> _DATASET RECORDS_:
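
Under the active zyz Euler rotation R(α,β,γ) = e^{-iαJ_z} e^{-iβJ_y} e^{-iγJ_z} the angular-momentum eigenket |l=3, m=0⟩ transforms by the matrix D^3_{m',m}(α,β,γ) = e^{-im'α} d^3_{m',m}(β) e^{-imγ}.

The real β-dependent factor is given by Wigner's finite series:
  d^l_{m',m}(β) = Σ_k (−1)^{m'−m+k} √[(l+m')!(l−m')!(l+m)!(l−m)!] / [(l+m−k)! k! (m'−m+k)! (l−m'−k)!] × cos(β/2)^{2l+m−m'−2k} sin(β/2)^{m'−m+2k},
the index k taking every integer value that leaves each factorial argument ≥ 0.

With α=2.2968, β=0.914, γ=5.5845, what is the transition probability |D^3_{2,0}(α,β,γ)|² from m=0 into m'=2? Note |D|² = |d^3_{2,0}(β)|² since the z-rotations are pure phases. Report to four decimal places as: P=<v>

P=0.2750

Split into d^3_{2,0}(β=0.914) × two z-phases.
With c≡cos(β/2)=0.897380 and s≡sin(β/2)=0.441258, N=[120·1·6·6]^{1/2}=65.726707
k: max(0,(0)−(2))=0 … min(3+(0),3−(2))=1
  k=0: (−1)^2·65.7267/(12)·0.8974^4·0.4413^2 = +0.691595
  k=1: (−1)^3·65.7267/(12)·0.8974^2·0.4413^4 = -0.167218
d^3_{2,0}(0.914) = +0.691595 -0.167218 = +0.524377
|D^3_{2,0}|² = |d^3_{2,0}(β)|² = (+0.524377)² = 0.274971 (the z-rotation phases have unit modulus)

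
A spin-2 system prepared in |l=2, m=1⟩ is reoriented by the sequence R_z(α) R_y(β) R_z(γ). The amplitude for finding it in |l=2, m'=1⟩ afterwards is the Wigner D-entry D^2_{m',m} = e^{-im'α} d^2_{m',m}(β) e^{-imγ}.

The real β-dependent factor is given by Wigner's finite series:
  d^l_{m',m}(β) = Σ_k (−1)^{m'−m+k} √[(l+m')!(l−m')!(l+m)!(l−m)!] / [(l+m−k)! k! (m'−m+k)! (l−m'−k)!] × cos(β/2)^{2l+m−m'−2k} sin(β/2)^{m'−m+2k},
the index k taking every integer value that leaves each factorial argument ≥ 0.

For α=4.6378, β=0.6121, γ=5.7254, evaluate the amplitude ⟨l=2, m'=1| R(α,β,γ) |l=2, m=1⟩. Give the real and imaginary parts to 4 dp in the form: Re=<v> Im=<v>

Re=-0.3423 Im=0.4671

First d^2_{1,1}(β=0.6121), then the phase factors e^{-i(1)α} and e^{-i(1)γ}:
Half-angle: c=0.953531, s=0.301295. N=√(6·1·6·1)=6.000000
k∈{0,1} keeps every argument non-negative
  k=0: (−1)^0·6.0000/(6)·0.9535^4·0.3013^0 = +0.826684
  k=1: (−1)^1·6.0000/(2)·0.9535^2·0.3013^2 = -0.247613
d^2_{1,1}(0.6121) = +0.826684 -0.247613 = +0.579071
D = (-0.074520+0.997220i)·(+0.579071)·(+0.848429+0.529308i) = -0.342267+0.467094i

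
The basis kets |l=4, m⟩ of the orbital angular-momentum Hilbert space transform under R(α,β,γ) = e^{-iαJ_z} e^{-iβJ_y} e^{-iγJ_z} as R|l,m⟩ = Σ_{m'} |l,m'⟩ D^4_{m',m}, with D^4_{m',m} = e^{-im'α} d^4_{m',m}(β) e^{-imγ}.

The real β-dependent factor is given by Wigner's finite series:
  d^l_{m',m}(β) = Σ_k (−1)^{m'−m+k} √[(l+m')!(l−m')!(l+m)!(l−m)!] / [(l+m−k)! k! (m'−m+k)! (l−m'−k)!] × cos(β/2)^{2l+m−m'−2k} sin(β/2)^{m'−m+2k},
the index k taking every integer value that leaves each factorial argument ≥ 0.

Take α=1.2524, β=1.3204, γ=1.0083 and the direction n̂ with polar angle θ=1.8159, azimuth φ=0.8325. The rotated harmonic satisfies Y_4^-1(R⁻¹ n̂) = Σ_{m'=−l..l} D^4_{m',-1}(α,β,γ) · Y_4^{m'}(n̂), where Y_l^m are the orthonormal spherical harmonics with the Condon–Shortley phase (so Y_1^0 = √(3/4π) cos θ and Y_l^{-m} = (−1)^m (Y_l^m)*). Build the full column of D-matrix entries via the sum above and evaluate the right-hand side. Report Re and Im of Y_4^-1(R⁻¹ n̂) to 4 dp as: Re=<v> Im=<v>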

> _WORK INSTRUCTION_:
Would you mind giving all the records again exactly?

> _OUTPUT OF THE TASK_:
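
Under the active zyz Euler rotation R(α,β,γ) = e^{-iαJ_z} e^{-iβJ_y} e^{-iγJ_z} the angular-momentum eigenket |l=3, m=0⟩ transforms by the matrix D^3_{m',m}(α,β,γ) = e^{-im'α} d^3_{m',m}(β) e^{-imγ}.

The real β-dependent factor is given by Wigner's finite series:
  d^l_{m',m}(β) = Σ_k (−1)^{m'−m+k} √[(l+m')!(l−m')!(l+m)!(l−m)!] / [(l+m−k)! k! (m'−m+k)! (l−m'−k)!] × cos(β/2)^{2l+m−m'−2k} sin(β/2)^{m'−m+2k},
the index k taking every integer value that leaves each factorial argument ≥ 0.

With α=2.2968, β=0.914, γ=5.5845, what is the transition probability |D^3_{2,0}(α,β,γ)|² from m=0 into m'=2? Note |D|² = |d^3_{2,0}(β)|² since the z-rotations are pure phases. Report to four decimal places as: P=<v>

P=0.2750

Split into d^3_{2,0}(β=0.914) × two z-phases.
With c≡cos(β/2)=0.897380 and s≡sin(β/2)=0.441258, N=[120·1·6·6]^{1/2}=65.726707
k: max(0,(0)−(2))=0 … min(3+(0),3−(2))=1
  k=0: (−1)^2·65.7267/(12)·0.8974^4·0.4413^2 = +0.691595
  k=1: (−1)^3·65.7267/(12)·0.8974^2·0.4413^4 = -0.167218
d^3_{2,0}(0.914) = +0.691595 -0.167218 = +0.524377
|D^3_{2,0}|² = |d^3_{2,0}(β)|² = (+0.524377)² = 0.274971 (the z-rotation phases have unit modulus)

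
A spin-2 system prepared in |l=2, m=1⟩ is reoriented by the sequence R_z(α) R_y(β) R_z(γ). The amplitude for finding it in |l=2, m'=1⟩ afterwards is the Wigner D-entry D^2_{m',m} = e^{-im'α} d^2_{m',m}(β) e^{-imγ}.

The real β-dependent factor is given by Wigner's finite series:
  d^l_{m',m}(β) = Σ_k (−1)^{m'−m+k} √[(l+m')!(l−m')!(l+m)!(l−m)!] / [(l+m−k)! k! (m'−m+k)! (l−m'−k)!] × cos(β/2)^{2l+m−m'−2k} sin(β/2)^{m'−m+2k},
the index k taking every integer value that leaves each factorial argument ≥ 0.

For α=4.6378, β=0.6121, γ=5.7254, evaluate the amplitude ⟨l=2, m'=1| R(α,β,γ) |l=2, m=1⟩. Give the real and imaginary parts to 4 dp in the form: Re=<v> Im=<v>

Re=-0.3423 Im=0.4671

First d^2_{1,1}(β=0.6121), then the phase factors e^{-i(1)α} and e^{-i(1)γ}:
Half-angle: c=0.953531, s=0.301295. N=√(6·1·6·1)=6.000000
k∈{0,1} keeps every argument non-negative
  k=0: (−1)^0·6.0000/(6)·0.9535^4·0.3013^0 = +0.826684
  k=1: (−1)^1·6.0000/(2)·0.9535^2·0.3013^2 = -0.247613
d^2_{1,1}(0.6121) = +0.826684 -0.247613 = +0.579071
D = (-0.074520+0.997220i)·(+0.579071)·(+0.848429+0.529308i) = -0.342267+0.467094i

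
The basis kets |l=4, m⟩ of the orbital angular-momentum Hilbert space transform under R(α,β,γ) = e^{-iαJ_z} e^{-iβJ_y} e^{-iγJ_z} as R|l,m⟩ = Σ_{m'} |l,m'⟩ D^4_{m',m}, with D^4_{m',m} = e^{-im'α} d^4_{m',m}(β) e^{-imγ}.

The real β-dependent factor is given by Wigner's finite series:
  d^l_{m',m}(β) = Σ_k (−1)^{m'−m+k} √[(l+m')!(l−m')!(l+m)!(l−m)!] / [(l+m−k)! k! (m'−m+k)! (l−m'−k)!] × cos(β/2)^{2l+m−m'−2k} sin(β/2)^{m'−m+2k},
the index k taking every integer value that leaves each factorial argument ≥ 0.

Take α=1.2524, β=1.3204, γ=1.0083 and the direction n̂ with polar angle θ=1.8159, azimuth φ=0.8325. The rotated harmonic satisfies Y_4^-1(R⁻¹ n̂) = Σ_{m'=−l..l} D^4_{m',-1}(α,β,γ) · Y_4^{m'}(n̂), where Y_l^m are the orthonormal spherical harmonics with the Condon–Shortley phase (so Y_1^0 = √(3/4π) cos θ and Y_l^{-m} = (−1)^m (Y_l^m)*). Build the full column of D-matrix entries via the sum above and evaluate the right-hand side. Report Re and Im of Y_4^-1(R⁻¹ n̂) to 4 dp as: Re=<v> Im=<v>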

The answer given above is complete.